__Work order__. Give only the number of lines in the data that include the string "turns".

__Stored dataset items__.
--*--

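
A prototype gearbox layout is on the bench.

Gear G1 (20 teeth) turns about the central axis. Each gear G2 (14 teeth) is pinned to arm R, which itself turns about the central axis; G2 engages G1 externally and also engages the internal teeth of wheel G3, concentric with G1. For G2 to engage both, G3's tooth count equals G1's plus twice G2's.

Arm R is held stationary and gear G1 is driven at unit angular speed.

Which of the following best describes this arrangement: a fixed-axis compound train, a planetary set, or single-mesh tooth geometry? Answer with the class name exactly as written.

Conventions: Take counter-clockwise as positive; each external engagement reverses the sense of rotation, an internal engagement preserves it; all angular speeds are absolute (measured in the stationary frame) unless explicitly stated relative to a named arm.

planetary set

topology: planetary set — G1 20T / G2 14T / G3 48T, arm = carrier (Willis)
classification: planetary set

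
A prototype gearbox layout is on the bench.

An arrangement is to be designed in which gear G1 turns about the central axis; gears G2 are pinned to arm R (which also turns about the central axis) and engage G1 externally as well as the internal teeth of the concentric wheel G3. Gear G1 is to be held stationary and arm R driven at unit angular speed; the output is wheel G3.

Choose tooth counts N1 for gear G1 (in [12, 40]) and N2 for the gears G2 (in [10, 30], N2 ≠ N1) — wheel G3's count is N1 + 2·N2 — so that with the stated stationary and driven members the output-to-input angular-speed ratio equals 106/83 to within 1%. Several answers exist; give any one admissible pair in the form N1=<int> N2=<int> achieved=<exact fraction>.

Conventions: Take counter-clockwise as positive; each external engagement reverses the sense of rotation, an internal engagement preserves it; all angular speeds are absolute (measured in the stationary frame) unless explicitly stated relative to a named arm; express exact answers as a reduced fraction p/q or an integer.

class = planetary set [ratio 106/83 wanted; Willis about the carrier]
Willis with ω_sun = 0: ω_ring/ω_arm = (N1+N3)/N3; set equal to 106/83  ⇒  N3/N1 = 1/(106/83 − 1) = 83/23
N3 = N1 + 2·N2  ⇒  N2/N1 = (N3/N1 − 1)/2 = (83/23 − 1)/2 = 30/23
smallest multiple with N1 ≥ 12 and N2 ≥ 10: k = 1  ⇒  N1 = 1·23 = 23, N2 = 1·30 = 30 (N1 ≤ 40, N2 ≤ 30, N2 ≠ N1 ✓), N3 = 23 + 2·30 = 83
check: (N1+N3)/N3 with N1 = 23, N3 = 83 gives 106/83; |achieved − target| = 0 ≤ 53/4150 ✓

N1=23 N2=30 achieved=106/83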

--*--

__Written solution__. 2